Required work.
Once the data has been read, return all of it precisely as written.

Given data: Begin

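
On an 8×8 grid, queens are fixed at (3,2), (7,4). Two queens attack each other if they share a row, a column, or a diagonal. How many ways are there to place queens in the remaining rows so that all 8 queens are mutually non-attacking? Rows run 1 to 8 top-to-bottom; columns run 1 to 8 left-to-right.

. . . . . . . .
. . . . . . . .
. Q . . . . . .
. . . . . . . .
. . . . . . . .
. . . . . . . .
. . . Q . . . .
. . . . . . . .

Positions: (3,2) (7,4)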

Given data: End

Answer section.
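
On an 8×8 grid, queens are fixed at (3,2), (7,4). Two queens attack each other if they share a row, a column, or a diagonal. How many ways are there to place queens in the remaining rows so that all 8 queens are mutually non-attacking? Rows run 1 to 8 top-to-bottom; columns run 1 to 8 left-to-right.

. . . . . . . .
. . . . . . . .
. Q . . . . . .
. . . . . . . .
. . . . . . . .
. . . . . . . .
. . . Q . . . .
. . . . . . . .

Positions: (3,2) (7,4)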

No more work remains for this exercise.